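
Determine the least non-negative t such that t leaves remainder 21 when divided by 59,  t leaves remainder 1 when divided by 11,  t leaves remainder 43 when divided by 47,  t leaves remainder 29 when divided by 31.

The moduli are pairwise coprime; N = 59·11·47·31 = 945593.
N/59 = 16027; 16027 ≡ 38 (mod 59); 38·14 ≡ 1, so inverse 14.
N/11 = 85963; 85963 ≡ 9 (mod 11); 9·5 ≡ 1, so inverse 5.
N/47 = 20119; 20119 ≡ 3 (mod 47); 3·16 ≡ 1, so inverse 16.
N/31 = 30503; 30503 ≡ 30 (mod 31); 30·30 ≡ 1, so inverse 30.
t ≡ 21·16027·14 + 1·85963·5 + 43·20119·16 + 29·30503·30 = 45521235.
45521235 mod 945593 = 132771.

132771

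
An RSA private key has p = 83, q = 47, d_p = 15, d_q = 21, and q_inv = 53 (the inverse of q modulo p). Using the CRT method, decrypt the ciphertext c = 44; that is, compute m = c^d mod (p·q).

590

m₁ = c^(d_p) mod p: c ≡ 44 (mod 83), and 44^15 mod 83 = 9.
m₂ = c^(d_q) mod q: c ≡ 44 (mod 47), and 44^21 mod 47 = 26.
h = q_inv·(m₁ − m₂) mod p = 53·(9 − 26) mod 83 = 12.
m = m₂ + h·q = 26 + 12·47 = 590.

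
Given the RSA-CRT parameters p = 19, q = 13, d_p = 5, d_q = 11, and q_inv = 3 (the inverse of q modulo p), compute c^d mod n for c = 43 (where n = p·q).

218

m₁ = c^(d_p) mod p: c ≡ 5 (mod 19), and 5^5 mod 19 = 9.
m₂ = c^(d_q) mod q: c ≡ 4 (mod 13), and 4^11 mod 13 = 10.
h = q_inv·(m₁ − m₂) mod p = 3·(9 − 10) mod 19 = 16.
m = m₂ + h·q = 10 + 16·13 = 218.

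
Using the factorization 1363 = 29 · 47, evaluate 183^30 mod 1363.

835

Mod 29: 183 ≡ 9; by Fermat, exponent reduces to 30 mod 28 = 2; 9^2 ≡ 23 (mod 29).
Mod 47: 183 ≡ 42; 42^30 ≡ 36 (mod 47).
Combine by CRT: x ≡ 23 (mod 29), x ≡ 36 (mod 47) ⇒ x ≡ 835 (mod 1363).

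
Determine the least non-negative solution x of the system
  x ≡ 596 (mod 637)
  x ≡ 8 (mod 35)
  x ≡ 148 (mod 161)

gcd(637, 35) = 7 and 7 | (8 − 596), so the pair is consistent; merging gives x ≡ 1233 (mod 3185), where 3185 = lcm(637, 35).
gcd(3185, 161) = 7 and 7 | (148 − 1233), so the pair is consistent; merging gives x ≡ 26713 (mod 73255), where 73255 = lcm(3185, 161).
The solution is unique modulo lcm(637, 35, 161) = 73255.

26713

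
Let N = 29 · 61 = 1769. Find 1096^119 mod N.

30

Mod 29: 1096 ≡ 23; by Fermat, exponent reduces to 119 mod 28 = 7; 23^7 ≡ 1 (mod 29).
Mod 61: 1096 ≡ 59; by Fermat, exponent reduces to 119 mod 60 = 59; 59^59 ≡ 30 (mod 61).
Combine by CRT: x ≡ 1 (mod 29), x ≡ 30 (mod 61) ⇒ x ≡ 30 (mod 1769).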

= = = = =

#### Activity
Starting at the line with "x ≡ 596 (mod 637)", copy every line up to and including the last one in the entries above.

#### Output for this task
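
  x ≡ 596 (mod 637)
  x ≡ 8 (mod 35)
  x ≡ 148 (mod 161)

gcd(637, 35) = 7 and 7 | (8 − 596), so the pair is consistent; merging gives x ≡ 1233 (mod 3185), where 3185 = lcm(637, 35).
gcd(3185, 161) = 7 and 7 | (148 − 1233), so the pair is consistent; merging gives x ≡ 26713 (mod 73255), where 73255 = lcm(3185, 161).
The solution is unique modulo lcm(637, 35, 161) = 73255.

26713

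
Let N = 29 · 61 = 1769. Find 1096^119 mod N.

30

Mod 29: 1096 ≡ 23; by Fermat, exponent reduces to 119 mod 28 = 7; 23^7 ≡ 1 (mod 29).
Mod 61: 1096 ≡ 59; by Fermat, exponent reduces to 119 mod 60 = 59; 59^59 ≡ 30 (mod 61).
Combine by CRT: x ≡ 1 (mod 29), x ≡ 30 (mod 61) ⇒ x ≡ 30 (mod 1769).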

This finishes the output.